── Provided entries ──

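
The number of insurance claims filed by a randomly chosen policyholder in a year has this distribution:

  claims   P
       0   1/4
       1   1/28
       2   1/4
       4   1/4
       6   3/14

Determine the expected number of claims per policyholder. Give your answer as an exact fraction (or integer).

79/28

E[X] = (1/4)·0 + (1/28)·1 + (1/4)·2 + (1/4)·4 + (3/14)·6
     = 79/28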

───

[What you need to do] The answer must be every entry, reproduced exactly.

[Result of this task]
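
The number of insurance claims filed by a randomly chosen policyholder in a year has this distribution:

  claims   P
       0   1/4
       1   1/28
       2   1/4
       4   1/4
       6   3/14

Determine the expected number of claims per policyholder. Give your answer as an exact fraction (or integer).

79/28

E[X] = (1/4)·0 + (1/28)·1 + (1/4)·2 + (1/4)·4 + (3/14)·6
     = 79/28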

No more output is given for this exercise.